======== Source data

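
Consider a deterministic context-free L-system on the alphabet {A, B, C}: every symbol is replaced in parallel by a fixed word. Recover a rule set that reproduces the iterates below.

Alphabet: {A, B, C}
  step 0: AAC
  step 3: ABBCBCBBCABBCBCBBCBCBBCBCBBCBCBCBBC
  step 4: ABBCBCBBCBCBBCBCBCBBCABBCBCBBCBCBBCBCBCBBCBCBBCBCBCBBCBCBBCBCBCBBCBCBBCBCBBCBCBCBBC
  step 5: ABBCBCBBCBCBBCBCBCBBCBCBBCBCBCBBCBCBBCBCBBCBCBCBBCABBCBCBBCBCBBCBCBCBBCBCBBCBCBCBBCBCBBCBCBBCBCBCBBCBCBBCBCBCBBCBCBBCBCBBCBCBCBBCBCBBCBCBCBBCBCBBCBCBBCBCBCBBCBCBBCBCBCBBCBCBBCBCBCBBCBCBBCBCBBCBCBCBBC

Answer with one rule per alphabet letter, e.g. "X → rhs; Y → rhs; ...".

  step 4 ⇒ step 5: ABBCBCBBCBCBBCBCBCBBCABBCBCBBCBCBBCBCBCBBCBCBBCBCBCBBCBCBBCBCBCBBCBCBBCBCBBCBCBCBBC ⇒ AB·BC·BC·BBC·BC·BBC·BC·BC·BBC·BC·BBC·BC·BC·BBC·BC·BBC·BC·BBC·BC·BC·BBC·AB·BC·BC·BBC·BC·BBC·BC·BC·BBC·BC·BBC·BC·BC·BBC·BC·BBC·BC·BBC·BC·BC·BBC·BC·BBC·BC·BC·BBC·BC·BBC·BC·BBC·BC·BC·BBC·BC·BBC·BC·BC·BBC·BC·BBC·BC·BBC·BC·BC·BBC·BC·BBC·BC·BC·BBC·BC·BBC·BC·BC·BBC·BC·BBC·BC·BBC·BC·BC·BBC
    A ↦ AB
    B ↦ BC
    C ↦ BBC

A->AB, B->BC, C->BBC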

================

An exact copy of every record is needed, so retype them all.

▶ Your solution:
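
Consider a deterministic context-free L-system on the alphabet {A, B, C}: every symbol is replaced in parallel by a fixed word. Recover a rule set that reproduces the iterates below.

Alphabet: {A, B, C}
  step 0: AAC
  step 3: ABBCBCBBCABBCBCBBCBCBBCBCBBCBCBCBBC
  step 4: ABBCBCBBCBCBBCBCBCBBCABBCBCBBCBCBBCBCBCBBCBCBBCBCBCBBCBCBBCBCBCBBCBCBBCBCBBCBCBCBBC
  step 5: ABBCBCBBCBCBBCBCBCBBCBCBBCBCBCBBCBCBBCBCBBCBCBCBBCABBCBCBBCBCBBCBCBCBBCBCBBCBCBCBBCBCBBCBCBBCBCBCBBCBCBBCBCBCBBCBCBBCBCBBCBCBCBBCBCBBCBCBCBBCBCBBCBCBBCBCBCBBCBCBBCBCBCBBCBCBBCBCBCBBCBCBBCBCBBCBCBCBBC

Answer with one rule per alphabet letter, e.g. "X → rhs; Y → rhs; ...".

  step 4 ⇒ step 5: ABBCBCBBCBCBBCBCBCBBCABBCBCBBCBCBBCBCBCBBCBCBBCBCBCBBCBCBBCBCBCBBCBCBBCBCBBCBCBCBBC ⇒ AB·BC·BC·BBC·BC·BBC·BC·BC·BBC·BC·BBC·BC·BC·BBC·BC·BBC·BC·BBC·BC·BC·BBC·AB·BC·BC·BBC·BC·BBC·BC·BC·BBC·BC·BBC·BC·BC·BBC·BC·BBC·BC·BBC·BC·BC·BBC·BC·BBC·BC·BC·BBC·BC·BBC·BC·BBC·BC·BC·BBC·BC·BBC·BC·BC·BBC·BC·BBC·BC·BBC·BC·BC·BBC·BC·BBC·BC·BC·BBC·BC·BBC·BC·BC·BBC·BC·BBC·BC·BBC·BC·BC·BBC
    A ↦ AB
    B ↦ BC
    C ↦ BBC

A->AB, B->BC, C->BBC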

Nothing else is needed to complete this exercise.